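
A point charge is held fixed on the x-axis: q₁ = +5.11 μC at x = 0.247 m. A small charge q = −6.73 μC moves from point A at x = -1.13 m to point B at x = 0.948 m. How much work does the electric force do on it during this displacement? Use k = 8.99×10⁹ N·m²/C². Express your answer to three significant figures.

0.217 J

The work done by the electric force is W_field = −ΔU = −q(V_B − V_A) = q(V_A − V_B).
At A: distance to the source charge is 1.38 m; V_A = kq₁/r = 3.34×10⁴ V.
At B: distance to the source charge is 0.701 m; V_B = kq₁/r = 6.55×10⁴ V.
ΔV = V_B − V_A = 3.22×10⁴ V.
W_field = −qΔV = −(-6.73×10⁻⁶ C)(3.22×10⁴ V) = 0.217 J.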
▬▬▬
__Exercise aim__.
With nothing added or dropped, write out the listing again.

__Problem solution__.
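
A point charge is held fixed on the x-axis: q₁ = +5.11 μC at x = 0.247 m. A small charge q = −6.73 μC moves from point A at x = -1.13 m to point B at x = 0.948 m. How much work does the electric force do on it during this displacement? Use k = 8.99×10⁹ N·m²/C². Express your answer to three significant figures.

0.217 J

The work done by the electric force is W_field = −ΔU = −q(V_B − V_A) = q(V_A − V_B).
At A: distance to the source charge is 1.38 m; V_A = kq₁/r = 3.34×10⁴ V.
At B: distance to the source charge is 0.701 m; V_B = kq₁/r = 6.55×10⁴ V.
ΔV = V_B − V_A = 3.22×10⁴ V.
W_field = −qΔV = −(-6.73×10⁻⁶ C)(3.22×10⁴ V) = 0.217 J.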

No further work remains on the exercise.